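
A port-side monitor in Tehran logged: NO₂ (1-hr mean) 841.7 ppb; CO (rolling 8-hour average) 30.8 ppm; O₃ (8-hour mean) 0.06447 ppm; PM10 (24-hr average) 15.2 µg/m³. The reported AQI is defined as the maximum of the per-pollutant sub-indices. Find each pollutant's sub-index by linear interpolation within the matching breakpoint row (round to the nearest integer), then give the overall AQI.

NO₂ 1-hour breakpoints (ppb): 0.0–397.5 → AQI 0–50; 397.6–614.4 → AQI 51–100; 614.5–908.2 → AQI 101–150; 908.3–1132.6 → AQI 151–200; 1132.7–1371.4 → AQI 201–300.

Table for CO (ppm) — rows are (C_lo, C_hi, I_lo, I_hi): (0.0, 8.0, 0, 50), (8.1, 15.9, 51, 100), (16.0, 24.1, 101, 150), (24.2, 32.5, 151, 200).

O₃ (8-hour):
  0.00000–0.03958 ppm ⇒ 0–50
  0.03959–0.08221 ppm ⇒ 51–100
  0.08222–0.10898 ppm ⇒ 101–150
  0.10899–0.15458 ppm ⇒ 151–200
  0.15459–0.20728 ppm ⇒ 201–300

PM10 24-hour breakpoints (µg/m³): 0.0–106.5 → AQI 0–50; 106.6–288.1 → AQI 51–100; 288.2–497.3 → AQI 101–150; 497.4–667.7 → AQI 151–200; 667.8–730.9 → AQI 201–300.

NO₂ 841.7: bracket 614.5–908.2 → index 101–150; slope 49/293.7, offset 227.2.
AQI = 101 + 49/293.7·227.2 ≈ 138.91 ⇒ 139.
CO 30.8: bracket 24.2–32.5 → index 151–200; slope 49/8.3, offset 6.6.
AQI = 151 + 49/8.3·6.6 ≈ 189.96 ⇒ 190.
O₃: 0.06447 ∈ [0.03959, 0.08221] ↔ index [51, 100].
51 + (0.06447−0.03959)·(100−51)/(0.08221−0.03959) = 51 + 0.02488·49/0.04262 ≈ 79.60, so AQI = 80.
PM10: 15.2 lies in 0.0–106.5, so I_lo=0, I_hi=50, C_lo=0.0, C_hi=106.5.
(50−0)/(106.5−0.0) × (15.2−0.0) + 0 = 50/106.5 × 15.2 + 0 ≈ 7.14 → 7.
Sub-indices: NO₂→139, CO→190, O₃→80, PM10→7. Overall AQI = max = 190; dominant pollutant is CO.

190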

What to produce - Repeat nothing before the line containing "PM10 24-hour breakpoints"; repeat that line and every later line of the listing exactly.

Output -
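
PM10 24-hour breakpoints (µg/m³): 0.0–106.5 → AQI 0–50; 106.6–288.1 → AQI 51–100; 288.2–497.3 → AQI 101–150; 497.4–667.7 → AQI 151–200; 667.8–730.9 → AQI 201–300.

NO₂ 841.7: bracket 614.5–908.2 → index 101–150; slope 49/293.7, offset 227.2.
AQI = 101 + 49/293.7·227.2 ≈ 138.91 ⇒ 139.
CO 30.8: bracket 24.2–32.5 → index 151–200; slope 49/8.3, offset 6.6.
AQI = 151 + 49/8.3·6.6 ≈ 189.96 ⇒ 190.
O₃: 0.06447 ∈ [0.03959, 0.08221] ↔ index [51, 100].
51 + (0.06447−0.03959)·(100−51)/(0.08221−0.03959) = 51 + 0.02488·49/0.04262 ≈ 79.60, so AQI = 80.
PM10: 15.2 lies in 0.0–106.5, so I_lo=0, I_hi=50, C_lo=0.0, C_hi=106.5.
(50−0)/(106.5−0.0) × (15.2−0.0) + 0 = 50/106.5 × 15.2 + 0 ≈ 7.14 → 7.
Sub-indices: NO₂→139, CO→190, O₃→80, PM10→7. Overall AQI = max = 190; dominant pollutant is CO.

190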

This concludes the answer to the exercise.